**EXTRACTED INFORMATION**
*** Begin section ***
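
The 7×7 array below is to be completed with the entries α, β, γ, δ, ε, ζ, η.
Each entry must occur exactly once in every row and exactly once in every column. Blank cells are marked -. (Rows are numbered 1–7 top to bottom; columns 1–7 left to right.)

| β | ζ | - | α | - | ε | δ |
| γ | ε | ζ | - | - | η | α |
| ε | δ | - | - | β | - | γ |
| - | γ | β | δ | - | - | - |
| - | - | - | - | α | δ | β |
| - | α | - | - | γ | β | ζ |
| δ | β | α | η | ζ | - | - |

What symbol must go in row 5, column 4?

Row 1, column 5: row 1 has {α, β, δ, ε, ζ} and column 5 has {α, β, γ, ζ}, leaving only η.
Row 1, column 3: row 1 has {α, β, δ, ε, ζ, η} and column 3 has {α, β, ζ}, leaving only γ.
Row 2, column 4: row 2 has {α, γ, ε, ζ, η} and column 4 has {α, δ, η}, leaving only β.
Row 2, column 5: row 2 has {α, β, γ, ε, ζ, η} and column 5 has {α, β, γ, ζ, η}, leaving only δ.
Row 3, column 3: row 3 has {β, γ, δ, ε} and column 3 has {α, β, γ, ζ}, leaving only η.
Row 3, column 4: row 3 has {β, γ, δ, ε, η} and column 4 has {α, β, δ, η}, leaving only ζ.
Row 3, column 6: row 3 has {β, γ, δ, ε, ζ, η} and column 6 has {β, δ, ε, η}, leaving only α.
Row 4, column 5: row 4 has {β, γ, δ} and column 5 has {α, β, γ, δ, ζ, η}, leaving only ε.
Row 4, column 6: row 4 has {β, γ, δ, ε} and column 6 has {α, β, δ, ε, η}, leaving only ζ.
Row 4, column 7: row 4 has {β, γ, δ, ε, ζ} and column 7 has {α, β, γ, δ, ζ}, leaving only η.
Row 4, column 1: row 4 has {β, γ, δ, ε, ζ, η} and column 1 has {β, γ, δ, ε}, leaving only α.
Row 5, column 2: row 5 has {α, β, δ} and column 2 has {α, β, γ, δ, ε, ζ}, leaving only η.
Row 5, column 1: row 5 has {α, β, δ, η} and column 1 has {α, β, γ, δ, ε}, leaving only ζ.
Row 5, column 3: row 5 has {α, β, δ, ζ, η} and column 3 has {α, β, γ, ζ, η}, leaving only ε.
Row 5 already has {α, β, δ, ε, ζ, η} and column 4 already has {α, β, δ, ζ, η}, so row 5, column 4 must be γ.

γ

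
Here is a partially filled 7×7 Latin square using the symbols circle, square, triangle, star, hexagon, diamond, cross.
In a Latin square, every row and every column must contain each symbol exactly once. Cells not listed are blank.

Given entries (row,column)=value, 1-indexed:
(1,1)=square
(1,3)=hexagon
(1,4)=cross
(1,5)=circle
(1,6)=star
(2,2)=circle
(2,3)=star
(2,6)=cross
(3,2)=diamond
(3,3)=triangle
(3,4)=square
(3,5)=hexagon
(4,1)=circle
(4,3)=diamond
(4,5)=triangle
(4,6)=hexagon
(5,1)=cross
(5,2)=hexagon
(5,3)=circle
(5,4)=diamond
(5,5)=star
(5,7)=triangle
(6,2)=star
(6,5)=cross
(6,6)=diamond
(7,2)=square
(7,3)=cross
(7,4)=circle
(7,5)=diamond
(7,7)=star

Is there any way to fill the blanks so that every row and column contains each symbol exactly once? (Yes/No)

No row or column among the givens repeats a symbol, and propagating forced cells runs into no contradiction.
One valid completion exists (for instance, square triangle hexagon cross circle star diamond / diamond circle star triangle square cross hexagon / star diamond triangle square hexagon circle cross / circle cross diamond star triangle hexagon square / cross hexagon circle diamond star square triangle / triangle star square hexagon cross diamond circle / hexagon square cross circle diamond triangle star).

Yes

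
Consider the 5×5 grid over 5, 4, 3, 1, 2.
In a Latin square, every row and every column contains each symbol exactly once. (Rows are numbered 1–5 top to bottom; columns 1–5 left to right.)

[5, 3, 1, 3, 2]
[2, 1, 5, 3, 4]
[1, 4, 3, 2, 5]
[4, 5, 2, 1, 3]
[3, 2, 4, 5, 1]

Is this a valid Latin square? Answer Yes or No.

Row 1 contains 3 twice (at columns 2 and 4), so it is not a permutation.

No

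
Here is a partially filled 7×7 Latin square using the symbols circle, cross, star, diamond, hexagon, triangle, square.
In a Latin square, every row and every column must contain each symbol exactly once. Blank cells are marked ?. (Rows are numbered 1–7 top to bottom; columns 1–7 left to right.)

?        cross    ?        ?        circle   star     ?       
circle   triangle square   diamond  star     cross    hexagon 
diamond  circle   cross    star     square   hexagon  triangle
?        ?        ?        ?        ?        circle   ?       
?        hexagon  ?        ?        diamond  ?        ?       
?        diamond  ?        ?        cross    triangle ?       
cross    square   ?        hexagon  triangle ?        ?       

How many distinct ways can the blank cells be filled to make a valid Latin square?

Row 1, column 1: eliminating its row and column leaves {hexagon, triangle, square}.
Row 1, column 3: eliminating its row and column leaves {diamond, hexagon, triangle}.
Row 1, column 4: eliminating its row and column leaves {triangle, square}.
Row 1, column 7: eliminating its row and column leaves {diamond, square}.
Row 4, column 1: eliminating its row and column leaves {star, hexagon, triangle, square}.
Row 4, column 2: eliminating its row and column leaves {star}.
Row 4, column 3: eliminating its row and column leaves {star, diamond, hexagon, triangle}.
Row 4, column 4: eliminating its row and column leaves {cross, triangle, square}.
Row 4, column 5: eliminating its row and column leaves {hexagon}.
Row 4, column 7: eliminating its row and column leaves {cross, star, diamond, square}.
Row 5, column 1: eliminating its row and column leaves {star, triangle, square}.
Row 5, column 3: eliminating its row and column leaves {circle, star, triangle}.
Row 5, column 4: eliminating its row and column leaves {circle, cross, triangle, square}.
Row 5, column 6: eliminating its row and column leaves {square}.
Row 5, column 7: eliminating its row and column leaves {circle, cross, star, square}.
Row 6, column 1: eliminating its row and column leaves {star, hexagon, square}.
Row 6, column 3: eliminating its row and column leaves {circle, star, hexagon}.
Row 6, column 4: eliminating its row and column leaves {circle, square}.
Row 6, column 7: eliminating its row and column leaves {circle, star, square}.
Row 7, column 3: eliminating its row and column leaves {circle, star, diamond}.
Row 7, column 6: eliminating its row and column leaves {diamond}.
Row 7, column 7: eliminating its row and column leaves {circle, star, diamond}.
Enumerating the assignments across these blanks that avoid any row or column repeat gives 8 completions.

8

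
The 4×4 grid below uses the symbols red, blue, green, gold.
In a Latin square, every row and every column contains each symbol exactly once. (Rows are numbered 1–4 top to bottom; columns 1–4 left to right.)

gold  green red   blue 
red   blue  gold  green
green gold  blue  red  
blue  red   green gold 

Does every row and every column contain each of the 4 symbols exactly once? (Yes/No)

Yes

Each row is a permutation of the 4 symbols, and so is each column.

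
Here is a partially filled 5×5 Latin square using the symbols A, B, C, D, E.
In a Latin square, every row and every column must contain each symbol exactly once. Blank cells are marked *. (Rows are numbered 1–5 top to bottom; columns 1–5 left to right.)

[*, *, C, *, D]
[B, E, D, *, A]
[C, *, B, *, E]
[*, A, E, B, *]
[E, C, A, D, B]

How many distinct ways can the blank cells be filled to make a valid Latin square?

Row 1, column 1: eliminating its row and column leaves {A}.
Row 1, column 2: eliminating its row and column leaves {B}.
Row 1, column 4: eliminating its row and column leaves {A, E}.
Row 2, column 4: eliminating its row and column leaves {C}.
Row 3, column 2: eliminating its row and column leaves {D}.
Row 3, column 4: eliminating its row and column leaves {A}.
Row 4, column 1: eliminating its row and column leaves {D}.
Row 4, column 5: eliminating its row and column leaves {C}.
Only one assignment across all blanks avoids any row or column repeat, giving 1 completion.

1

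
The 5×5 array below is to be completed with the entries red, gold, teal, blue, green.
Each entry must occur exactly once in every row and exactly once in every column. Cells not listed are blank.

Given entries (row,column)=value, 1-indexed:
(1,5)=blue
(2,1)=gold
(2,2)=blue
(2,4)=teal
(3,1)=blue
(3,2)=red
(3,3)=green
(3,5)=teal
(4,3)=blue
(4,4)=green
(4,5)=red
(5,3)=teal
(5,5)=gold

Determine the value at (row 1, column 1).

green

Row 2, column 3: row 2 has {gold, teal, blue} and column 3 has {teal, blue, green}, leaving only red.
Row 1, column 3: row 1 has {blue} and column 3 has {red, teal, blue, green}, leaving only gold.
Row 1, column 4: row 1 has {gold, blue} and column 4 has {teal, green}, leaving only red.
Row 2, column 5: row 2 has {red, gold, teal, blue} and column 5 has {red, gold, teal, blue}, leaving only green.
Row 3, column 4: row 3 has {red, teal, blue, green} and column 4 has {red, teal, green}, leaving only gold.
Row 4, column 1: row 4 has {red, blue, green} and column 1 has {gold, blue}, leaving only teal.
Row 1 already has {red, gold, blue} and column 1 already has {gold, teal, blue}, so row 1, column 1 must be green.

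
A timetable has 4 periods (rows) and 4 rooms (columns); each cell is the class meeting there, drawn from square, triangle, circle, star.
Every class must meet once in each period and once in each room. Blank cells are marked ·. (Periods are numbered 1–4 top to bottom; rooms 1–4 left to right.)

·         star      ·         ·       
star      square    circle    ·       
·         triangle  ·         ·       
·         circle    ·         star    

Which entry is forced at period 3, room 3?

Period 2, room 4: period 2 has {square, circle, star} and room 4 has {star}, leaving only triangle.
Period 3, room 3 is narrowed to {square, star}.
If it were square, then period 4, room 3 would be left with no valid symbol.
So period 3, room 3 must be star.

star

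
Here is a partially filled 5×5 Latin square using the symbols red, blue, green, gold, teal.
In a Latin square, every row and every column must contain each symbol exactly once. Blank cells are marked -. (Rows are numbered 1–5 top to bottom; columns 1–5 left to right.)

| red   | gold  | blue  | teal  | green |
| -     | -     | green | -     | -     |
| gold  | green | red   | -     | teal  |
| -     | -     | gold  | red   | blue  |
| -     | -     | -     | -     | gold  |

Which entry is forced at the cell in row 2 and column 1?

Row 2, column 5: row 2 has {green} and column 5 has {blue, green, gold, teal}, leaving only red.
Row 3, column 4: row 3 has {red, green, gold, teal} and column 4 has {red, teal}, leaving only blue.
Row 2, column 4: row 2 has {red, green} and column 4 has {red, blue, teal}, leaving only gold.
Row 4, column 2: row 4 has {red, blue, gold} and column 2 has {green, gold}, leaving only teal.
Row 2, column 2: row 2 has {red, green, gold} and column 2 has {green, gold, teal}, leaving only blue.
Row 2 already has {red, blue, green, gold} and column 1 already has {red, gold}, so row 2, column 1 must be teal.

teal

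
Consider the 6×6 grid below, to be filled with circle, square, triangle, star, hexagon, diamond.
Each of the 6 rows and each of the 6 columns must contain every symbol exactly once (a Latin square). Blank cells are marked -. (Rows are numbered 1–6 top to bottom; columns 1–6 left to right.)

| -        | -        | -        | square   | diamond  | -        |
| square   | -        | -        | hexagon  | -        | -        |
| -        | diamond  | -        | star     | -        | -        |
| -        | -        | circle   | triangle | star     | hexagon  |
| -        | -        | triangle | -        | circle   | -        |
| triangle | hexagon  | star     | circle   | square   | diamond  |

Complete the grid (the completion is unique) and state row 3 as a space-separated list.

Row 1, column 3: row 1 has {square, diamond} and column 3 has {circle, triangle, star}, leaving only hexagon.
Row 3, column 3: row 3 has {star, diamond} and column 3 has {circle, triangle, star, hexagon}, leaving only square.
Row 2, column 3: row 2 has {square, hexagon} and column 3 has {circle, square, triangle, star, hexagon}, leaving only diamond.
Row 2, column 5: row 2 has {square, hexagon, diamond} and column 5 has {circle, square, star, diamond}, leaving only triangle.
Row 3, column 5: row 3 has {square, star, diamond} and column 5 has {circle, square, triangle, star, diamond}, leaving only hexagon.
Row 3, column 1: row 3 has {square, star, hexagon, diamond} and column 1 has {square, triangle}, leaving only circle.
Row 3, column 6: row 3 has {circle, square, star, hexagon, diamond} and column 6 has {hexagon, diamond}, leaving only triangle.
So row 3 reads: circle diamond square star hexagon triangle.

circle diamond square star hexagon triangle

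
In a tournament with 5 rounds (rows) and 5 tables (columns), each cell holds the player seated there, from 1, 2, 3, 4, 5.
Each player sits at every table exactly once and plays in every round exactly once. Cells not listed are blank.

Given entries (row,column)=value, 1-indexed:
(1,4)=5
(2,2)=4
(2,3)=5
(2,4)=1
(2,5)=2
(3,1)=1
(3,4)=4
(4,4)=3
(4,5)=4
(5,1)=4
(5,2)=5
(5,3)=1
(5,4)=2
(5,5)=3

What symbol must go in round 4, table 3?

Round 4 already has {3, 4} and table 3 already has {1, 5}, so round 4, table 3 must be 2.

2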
*** End section ***
*** Begin section ***
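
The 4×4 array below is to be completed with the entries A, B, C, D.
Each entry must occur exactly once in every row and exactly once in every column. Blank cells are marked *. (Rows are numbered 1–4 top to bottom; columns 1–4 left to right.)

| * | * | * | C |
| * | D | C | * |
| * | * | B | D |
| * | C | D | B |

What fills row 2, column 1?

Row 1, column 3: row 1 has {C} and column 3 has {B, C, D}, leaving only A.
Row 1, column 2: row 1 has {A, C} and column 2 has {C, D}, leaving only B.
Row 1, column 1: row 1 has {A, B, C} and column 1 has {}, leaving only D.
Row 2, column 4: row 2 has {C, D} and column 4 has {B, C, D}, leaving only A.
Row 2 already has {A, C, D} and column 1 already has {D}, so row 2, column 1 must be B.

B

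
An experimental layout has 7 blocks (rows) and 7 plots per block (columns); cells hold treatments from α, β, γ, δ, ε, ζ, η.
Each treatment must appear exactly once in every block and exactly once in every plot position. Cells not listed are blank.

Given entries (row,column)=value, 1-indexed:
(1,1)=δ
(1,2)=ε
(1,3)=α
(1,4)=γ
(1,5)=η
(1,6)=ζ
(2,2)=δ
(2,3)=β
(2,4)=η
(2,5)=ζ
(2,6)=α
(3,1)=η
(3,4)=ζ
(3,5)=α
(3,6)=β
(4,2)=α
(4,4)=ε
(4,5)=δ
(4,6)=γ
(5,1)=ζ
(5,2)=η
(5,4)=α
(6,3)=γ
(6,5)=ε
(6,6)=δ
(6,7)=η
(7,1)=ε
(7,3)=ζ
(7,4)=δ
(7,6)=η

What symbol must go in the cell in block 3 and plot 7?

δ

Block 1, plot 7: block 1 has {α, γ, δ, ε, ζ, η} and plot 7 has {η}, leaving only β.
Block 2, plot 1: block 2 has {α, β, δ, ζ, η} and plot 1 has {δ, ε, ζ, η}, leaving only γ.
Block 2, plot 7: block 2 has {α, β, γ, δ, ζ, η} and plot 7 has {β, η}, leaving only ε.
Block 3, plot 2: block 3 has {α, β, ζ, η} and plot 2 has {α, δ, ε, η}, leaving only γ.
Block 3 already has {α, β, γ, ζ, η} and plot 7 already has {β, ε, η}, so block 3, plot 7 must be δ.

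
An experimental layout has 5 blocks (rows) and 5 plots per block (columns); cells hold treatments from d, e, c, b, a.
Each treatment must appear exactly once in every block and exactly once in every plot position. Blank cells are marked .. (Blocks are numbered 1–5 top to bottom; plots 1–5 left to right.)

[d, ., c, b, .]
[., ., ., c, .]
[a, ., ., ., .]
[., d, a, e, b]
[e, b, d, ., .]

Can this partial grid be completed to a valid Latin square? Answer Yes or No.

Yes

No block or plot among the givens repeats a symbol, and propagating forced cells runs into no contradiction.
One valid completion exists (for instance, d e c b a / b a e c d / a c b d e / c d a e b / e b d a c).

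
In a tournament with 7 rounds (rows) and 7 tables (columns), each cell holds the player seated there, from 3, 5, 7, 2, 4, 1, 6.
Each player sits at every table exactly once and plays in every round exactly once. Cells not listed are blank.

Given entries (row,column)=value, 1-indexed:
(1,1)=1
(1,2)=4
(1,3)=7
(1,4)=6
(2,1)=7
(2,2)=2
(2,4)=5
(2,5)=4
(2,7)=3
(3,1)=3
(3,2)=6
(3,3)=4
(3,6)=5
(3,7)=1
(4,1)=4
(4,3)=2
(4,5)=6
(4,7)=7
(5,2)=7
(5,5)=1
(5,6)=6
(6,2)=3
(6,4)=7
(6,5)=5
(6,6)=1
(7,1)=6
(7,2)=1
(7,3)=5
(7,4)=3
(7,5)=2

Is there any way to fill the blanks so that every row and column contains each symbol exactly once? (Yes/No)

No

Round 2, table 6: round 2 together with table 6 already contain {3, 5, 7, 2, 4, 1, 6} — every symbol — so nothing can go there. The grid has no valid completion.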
*** End section ***
*** Begin section ***
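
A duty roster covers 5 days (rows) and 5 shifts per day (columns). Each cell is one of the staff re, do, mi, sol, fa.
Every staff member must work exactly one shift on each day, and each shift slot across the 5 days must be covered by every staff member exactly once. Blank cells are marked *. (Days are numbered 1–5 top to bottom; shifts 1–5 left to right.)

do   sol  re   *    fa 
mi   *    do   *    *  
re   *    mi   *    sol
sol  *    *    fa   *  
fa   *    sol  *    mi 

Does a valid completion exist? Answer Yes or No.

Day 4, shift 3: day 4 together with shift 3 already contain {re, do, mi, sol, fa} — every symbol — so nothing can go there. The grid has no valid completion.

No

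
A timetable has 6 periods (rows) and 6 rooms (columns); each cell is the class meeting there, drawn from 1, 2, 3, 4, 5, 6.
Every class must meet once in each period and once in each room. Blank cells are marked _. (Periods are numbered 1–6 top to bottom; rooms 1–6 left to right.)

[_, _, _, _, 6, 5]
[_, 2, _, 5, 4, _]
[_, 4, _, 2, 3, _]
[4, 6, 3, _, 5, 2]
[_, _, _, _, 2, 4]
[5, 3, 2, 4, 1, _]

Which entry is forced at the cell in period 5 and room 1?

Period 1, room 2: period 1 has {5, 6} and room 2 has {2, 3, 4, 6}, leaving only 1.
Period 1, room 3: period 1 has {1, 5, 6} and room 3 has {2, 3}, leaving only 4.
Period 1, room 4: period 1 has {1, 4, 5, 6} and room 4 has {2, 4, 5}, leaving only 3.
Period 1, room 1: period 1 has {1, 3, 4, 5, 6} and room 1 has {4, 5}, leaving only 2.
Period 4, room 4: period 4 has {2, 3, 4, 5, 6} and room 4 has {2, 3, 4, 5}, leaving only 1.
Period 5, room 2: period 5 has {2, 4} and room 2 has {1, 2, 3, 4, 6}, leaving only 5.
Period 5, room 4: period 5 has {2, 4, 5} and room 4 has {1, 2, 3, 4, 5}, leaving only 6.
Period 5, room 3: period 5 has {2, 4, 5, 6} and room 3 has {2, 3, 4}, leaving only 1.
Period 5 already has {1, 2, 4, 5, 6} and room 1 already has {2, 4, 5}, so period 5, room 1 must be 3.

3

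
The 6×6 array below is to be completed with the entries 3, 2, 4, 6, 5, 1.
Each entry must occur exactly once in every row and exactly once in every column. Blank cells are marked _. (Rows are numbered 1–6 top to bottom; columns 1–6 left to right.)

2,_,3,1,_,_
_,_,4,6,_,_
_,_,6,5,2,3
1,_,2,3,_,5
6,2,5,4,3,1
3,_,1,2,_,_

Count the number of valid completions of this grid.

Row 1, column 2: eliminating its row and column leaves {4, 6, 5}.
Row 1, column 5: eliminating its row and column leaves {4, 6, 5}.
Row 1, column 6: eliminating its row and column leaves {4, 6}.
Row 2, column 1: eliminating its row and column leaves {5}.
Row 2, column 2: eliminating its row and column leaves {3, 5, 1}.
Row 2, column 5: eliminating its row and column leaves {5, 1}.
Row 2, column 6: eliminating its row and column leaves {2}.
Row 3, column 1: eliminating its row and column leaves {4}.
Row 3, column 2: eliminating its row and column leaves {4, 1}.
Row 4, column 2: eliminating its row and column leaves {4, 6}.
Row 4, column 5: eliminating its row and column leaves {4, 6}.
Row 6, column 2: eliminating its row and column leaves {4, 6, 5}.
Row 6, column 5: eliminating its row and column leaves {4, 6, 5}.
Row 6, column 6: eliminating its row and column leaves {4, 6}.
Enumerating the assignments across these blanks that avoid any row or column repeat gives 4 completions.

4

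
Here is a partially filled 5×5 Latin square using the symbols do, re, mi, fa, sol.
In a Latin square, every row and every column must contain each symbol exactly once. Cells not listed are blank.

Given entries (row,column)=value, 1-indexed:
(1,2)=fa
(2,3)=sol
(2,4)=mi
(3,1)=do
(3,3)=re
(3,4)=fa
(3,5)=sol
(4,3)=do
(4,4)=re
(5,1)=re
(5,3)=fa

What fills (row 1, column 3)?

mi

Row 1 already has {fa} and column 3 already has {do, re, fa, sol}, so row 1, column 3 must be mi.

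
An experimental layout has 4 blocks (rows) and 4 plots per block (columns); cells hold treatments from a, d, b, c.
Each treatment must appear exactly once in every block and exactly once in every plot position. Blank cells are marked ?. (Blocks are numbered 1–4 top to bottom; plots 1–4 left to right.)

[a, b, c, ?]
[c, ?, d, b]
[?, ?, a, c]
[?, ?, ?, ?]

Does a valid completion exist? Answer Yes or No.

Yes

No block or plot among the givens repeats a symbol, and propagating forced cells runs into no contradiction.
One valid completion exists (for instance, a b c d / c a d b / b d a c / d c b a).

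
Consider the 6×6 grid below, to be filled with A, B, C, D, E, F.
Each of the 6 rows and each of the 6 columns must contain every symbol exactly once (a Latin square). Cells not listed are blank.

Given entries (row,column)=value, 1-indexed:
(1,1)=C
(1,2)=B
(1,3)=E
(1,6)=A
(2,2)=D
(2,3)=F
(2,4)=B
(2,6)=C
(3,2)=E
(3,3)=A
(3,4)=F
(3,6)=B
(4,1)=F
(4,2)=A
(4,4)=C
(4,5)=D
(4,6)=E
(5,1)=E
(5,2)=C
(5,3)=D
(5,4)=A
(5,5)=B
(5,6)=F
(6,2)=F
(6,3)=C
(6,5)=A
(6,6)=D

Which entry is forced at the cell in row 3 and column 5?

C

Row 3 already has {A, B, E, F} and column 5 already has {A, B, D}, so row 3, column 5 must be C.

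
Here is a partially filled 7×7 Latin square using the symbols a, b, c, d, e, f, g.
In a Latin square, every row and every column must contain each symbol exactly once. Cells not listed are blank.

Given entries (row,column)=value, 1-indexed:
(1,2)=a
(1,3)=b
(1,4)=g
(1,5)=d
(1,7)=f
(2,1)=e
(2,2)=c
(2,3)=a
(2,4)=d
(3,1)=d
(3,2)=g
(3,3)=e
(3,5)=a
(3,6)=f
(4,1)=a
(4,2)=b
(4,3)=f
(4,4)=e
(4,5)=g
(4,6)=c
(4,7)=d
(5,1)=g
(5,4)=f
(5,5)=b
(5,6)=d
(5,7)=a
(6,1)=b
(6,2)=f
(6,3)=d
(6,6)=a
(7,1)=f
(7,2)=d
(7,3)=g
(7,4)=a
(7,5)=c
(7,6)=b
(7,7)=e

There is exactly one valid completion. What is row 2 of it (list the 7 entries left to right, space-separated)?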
*** End section ***
**EXERCISE DETAILS**
Search the entries for "experimental" and show every line that has it.

**OUTPUT FOR THIS EXERCISE**
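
An experimental layout has 7 blocks (rows) and 7 plots per block (columns); cells hold treatments from α, β, γ, δ, ε, ζ, η.
An experimental layout has 5 blocks (rows) and 5 plots per block (columns); cells hold treatments from d, e, c, b, a.
An experimental layout has 4 blocks (rows) and 4 plots per block (columns); cells hold treatments from a, d, b, c.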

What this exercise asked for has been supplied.